Problem to work on
Report each line from the entries in which "observe" can be found.

** Input material follows **

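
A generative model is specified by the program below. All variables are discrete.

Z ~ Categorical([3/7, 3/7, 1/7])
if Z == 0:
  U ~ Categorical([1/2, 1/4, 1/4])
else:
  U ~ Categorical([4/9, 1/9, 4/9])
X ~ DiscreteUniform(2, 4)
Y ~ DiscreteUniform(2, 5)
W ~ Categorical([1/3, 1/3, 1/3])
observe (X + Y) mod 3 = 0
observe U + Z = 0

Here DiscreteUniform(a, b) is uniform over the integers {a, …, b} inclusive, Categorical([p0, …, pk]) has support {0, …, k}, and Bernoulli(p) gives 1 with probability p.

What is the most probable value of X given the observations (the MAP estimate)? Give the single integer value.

Enumerate traces; 12 have nonzero weight after conditioning:
  (Z=0, U=0, X=2, Y=4, W=0) weight 1/168
  (Z=0, U=0, X=2, Y=4, W=1) weight 1/168
  (Z=0, U=0, X=2, Y=4, W=2) weight 1/168
  (Z=0, U=0, X=3, Y=3, W=0) weight 1/168
  (Z=0, U=0, X=3, Y=3, W=1) weight 1/168
  (Z=0, U=0, X=3, Y=3, W=2) weight 1/168
  (Z=0, U=0, X=4, Y=2, W=0) weight 1/168
  (Z=0, U=0, X=4, Y=2, W=1) weight 1/168
  … 4 more
Group by X:
  weight(X=2) = 1/56
  weight(X=3) = 1/56
  weight(X=4) = 1/28
Total weight = 1/56 + 1/56 + 1/28 = 1/14
P(X=2 | obs) = 1/56 / 1/14 = 1/4
P(X=3 | obs) = 1/56 / 1/14 = 1/4
P(X=4 | obs) = 1/28 / 1/14 = 1/2
argmax = 4

argmax_v P(X = v | obs) = 4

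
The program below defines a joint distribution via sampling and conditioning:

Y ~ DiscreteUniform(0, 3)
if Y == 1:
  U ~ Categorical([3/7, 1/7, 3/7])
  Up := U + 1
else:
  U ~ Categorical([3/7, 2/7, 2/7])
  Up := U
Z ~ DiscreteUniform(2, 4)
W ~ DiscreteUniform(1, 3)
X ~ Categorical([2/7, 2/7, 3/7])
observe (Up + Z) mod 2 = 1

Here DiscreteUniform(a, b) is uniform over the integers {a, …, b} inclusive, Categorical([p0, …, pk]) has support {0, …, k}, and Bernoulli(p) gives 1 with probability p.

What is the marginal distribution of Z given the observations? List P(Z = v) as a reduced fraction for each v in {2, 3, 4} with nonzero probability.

Enumerate traces; 153 have nonzero weight after conditioning:
  (Y=0, U=0, Z=3, W=1, X=0) weight 1/294
  (Y=0, U=0, Z=3, W=1, X=1) weight 1/294
  (Y=0, U=0, Z=3, W=1, X=2) weight 1/196
  (Y=0, U=0, Z=3, W=2, X=0) weight 1/294
  (Y=0, U=0, Z=3, W=2, X=1) weight 1/294
  (Y=0, U=0, Z=3, W=2, X=2) weight 1/196
  (Y=0, U=0, Z=3, W=3, X=0) weight 1/294
  (Y=0, U=0, Z=3, W=3, X=1) weight 1/294
  (Y=0, U=1, Z=2, W=1, X=0) weight 1/441
  (Y=0, U=1, Z=4, W=1, X=0) weight 1/441
  … 143 more
Group by Z:
  weight(Z=2) = 1/7
  weight(Z=3) = 4/21
  weight(Z=4) = 1/7
Total weight = 1/7 + 4/21 + 1/7 = 10/21
P(Z=2 | obs) = 1/7 / 10/21 = 3/10
P(Z=3 | obs) = 4/21 / 10/21 = 2/5
P(Z=4 | obs) = 1/7 / 10/21 = 3/10

P(Z=2) = 3/10, P(Z=3) = 2/5, P(Z=4) = 3/10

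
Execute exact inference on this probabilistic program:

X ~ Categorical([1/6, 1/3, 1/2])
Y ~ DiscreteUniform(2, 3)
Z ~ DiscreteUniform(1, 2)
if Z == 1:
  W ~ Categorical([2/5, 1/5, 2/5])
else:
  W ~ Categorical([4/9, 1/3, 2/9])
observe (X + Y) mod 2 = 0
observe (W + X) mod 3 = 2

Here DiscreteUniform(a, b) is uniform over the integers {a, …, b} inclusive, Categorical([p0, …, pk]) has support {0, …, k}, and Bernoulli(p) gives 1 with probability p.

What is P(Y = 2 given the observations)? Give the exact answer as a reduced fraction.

P(Y = 2 | obs) = 71/95

Enumerate traces; 6 have nonzero weight after conditioning:
  (X=0, Y=2, Z=1, W=2) weight 1/60
  (X=0, Y=2, Z=2, W=2) weight 1/108
  (X=1, Y=3, Z=1, W=1) weight 1/60
  (X=1, Y=3, Z=2, W=1) weight 1/36
  (X=2, Y=2, Z=1, W=0) weight 1/20
  (X=2, Y=2, Z=2, W=0) weight 1/18
Group by Y:
  weight(Y=2) = 71/540
  weight(Y=3) = 2/45
Total weight = 71/540 + 2/45 = 19/108
P(Y=2 | obs) = 71/540 / 19/108 = 71/95
P(Y=3 | obs) = 2/45 / 19/108 = 24/95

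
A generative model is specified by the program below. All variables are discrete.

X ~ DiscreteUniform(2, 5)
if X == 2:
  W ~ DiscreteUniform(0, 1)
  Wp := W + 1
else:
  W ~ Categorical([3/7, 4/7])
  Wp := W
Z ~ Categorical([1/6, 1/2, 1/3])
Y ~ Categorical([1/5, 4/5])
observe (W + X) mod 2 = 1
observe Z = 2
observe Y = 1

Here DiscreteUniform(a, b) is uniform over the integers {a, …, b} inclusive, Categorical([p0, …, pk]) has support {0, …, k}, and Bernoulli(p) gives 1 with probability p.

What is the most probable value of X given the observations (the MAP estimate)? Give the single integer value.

argmax_v P(X = v | obs) = 4

Enumerate traces; 4 have nonzero weight after conditioning:
  (X=2, W=1, Z=2, Y=1) weight 1/30
  (X=3, W=0, Z=2, Y=1) weight 1/35
  (X=4, W=1, Z=2, Y=1) weight 4/105
  (X=5, W=0, Z=2, Y=1) weight 1/35
Group by X:
  weight(X=2) = 1/30
  weight(X=3) = 1/35
  weight(X=4) = 4/105
  weight(X=5) = 1/35
Total weight = 1/30 + 1/35 + 4/105 + 1/35 = 9/70
P(X=2 | obs) = 1/30 / 9/70 = 7/27
P(X=3 | obs) = 1/35 / 9/70 = 2/9
P(X=4 | obs) = 4/105 / 9/70 = 8/27
P(X=5 | obs) = 1/35 / 9/70 = 2/9
argmax = 4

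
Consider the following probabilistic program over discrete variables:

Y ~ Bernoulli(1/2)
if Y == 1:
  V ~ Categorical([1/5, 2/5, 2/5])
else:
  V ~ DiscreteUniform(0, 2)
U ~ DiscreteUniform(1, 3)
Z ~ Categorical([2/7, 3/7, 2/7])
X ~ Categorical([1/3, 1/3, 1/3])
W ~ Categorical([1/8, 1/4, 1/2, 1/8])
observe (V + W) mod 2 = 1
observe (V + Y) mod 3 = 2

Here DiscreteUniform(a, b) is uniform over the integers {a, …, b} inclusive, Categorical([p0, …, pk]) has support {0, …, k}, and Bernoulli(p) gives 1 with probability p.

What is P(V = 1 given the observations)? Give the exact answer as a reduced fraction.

P(V = 1 | obs) = 2/3

Enumerate traces; 108 have nonzero weight after conditioning:
  (Y=0, V=2, U=1, Z=0, X=0, W=1) weight 1/756
  (Y=0, V=2, U=1, Z=0, X=0, W=3) weight 1/1512
  (Y=0, V=2, U=1, Z=0, X=1, W=1) weight 1/756
  (Y=0, V=2, U=1, Z=0, X=1, W=3) weight 1/1512
  (Y=0, V=2, U=1, Z=0, X=2, W=1) weight 1/756
  (Y=0, V=2, U=1, Z=0, X=2, W=3) weight 1/1512
  (Y=0, V=2, U=1, Z=1, X=0, W=1) weight 1/504
  (Y=0, V=2, U=1, Z=1, X=0, W=3) weight 1/1008
  (Y=1, V=1, U=1, Z=0, X=0, W=0) weight 1/1260
  … 99 more
Group by V:
  weight(V=1) = 1/8
  weight(V=2) = 1/16
Total weight = 1/8 + 1/16 = 3/16
P(V=1 | obs) = 1/8 / 3/16 = 2/3
P(V=2 | obs) = 1/16 / 3/16 = 1/3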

** End of Input material **

Exercise solution
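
observe (X + Y) mod 3 = 0
observe U + Z = 0
observe (Up + Z) mod 2 = 1
observe (X + Y) mod 2 = 0
observe (W + X) mod 3 = 2
observe (W + X) mod 2 = 1
observe Z = 2
observe Y = 1
observe (V + W) mod 2 = 1
observe (V + Y) mod 3 = 2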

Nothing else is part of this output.